:: Work to be completed ::
Scan the following data for lines with "integers" and state how many there are, as a number only.

(Information supplied Opens)

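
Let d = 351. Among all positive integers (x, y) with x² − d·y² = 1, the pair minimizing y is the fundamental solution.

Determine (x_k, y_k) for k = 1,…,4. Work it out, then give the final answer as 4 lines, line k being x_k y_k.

[18; 1,2,1,3,2,2,2,3,1,2,1,36] for √351; ℓ=12 ⇒ convergent index 11
step 0: (18, 1)  from 18·(1,0) + (0,1)
…
step 7: (3747, 200)  from 2·(1555,83) + (637,34)
…
step 9: (16543, 883)  from 1·(12796,683) + (3747,200)
step 10: (45882, 2449)  from 2·(16543,883) + (12796,683)
step 11: (62425, 3332)  from 1·(45882,2449) + (16543,883)
fundamental: x₁=62425, y₁=3332  (since 3896880625 − 351·11102224 = 1)
n=2: (62425,3332)∘(62425,3332) = (62425·62425+351·3332·3332, 62425·3332+3332·62425) = (7793761249,416000200)
n=3: (7793761249,416000200)∘(62425,3332) = (62425·7793761249+351·3332·416000200, 62425·416000200+3332·7793761249) = (973051091875225,51937624966668)
n=4: (973051091875225,51937624966668)∘(62425,3332) = (62425·973051091875225+351·3332·51937624966668, 62425·51937624966668+3332·973051091875225) = (121485428812828080001,6484412476672499600)

62425 3332
7793761249 416000200
973051091875225 51937624966668
121485428812828080001 6484412476672499600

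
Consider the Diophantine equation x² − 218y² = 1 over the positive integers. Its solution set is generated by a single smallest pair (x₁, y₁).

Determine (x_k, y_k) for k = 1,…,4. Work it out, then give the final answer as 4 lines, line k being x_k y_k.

126003 8534
31753512017 2150619204
8002075549230099 541968943114690
2016571050827526816577 136579425476409948936

d=218: √d = [14; 1,3,3,1,28] (ℓ=5, odd), read p_9/q_9
step 0: (14, 1)  from 14·(1,0) + (0,1)
…
step 3: (192, 13)  from 3·(59,4) + (15,1)
…
step 5: (7220, 489)  from 28·(251,17) + (192,13)
step 6: (7471, 506)  from 1·(7220,489) + (251,17)
step 7: (29633, 2007)  from 3·(7471,506) + (7220,489)
step 8: (96370, 6527)  from 3·(29633,2007) + (7471,506)
step 9: (126003, 8534)  from 1·(96370,6527) + (29633,2007)
fundamental: x₁=126003, y₁=8534  (since 15876756009 − 218·72829156 = 1)
(126003+8534√218)^2 = 31753512017 + 2150619204√218
(126003+8534√218)^3 = 8002075549230099 + 541968943114690√218
(126003+8534√218)^4 = 2016571050827526816577 + 136579425476409948936√218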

(Information supplied Closes)

:: Response below ::
2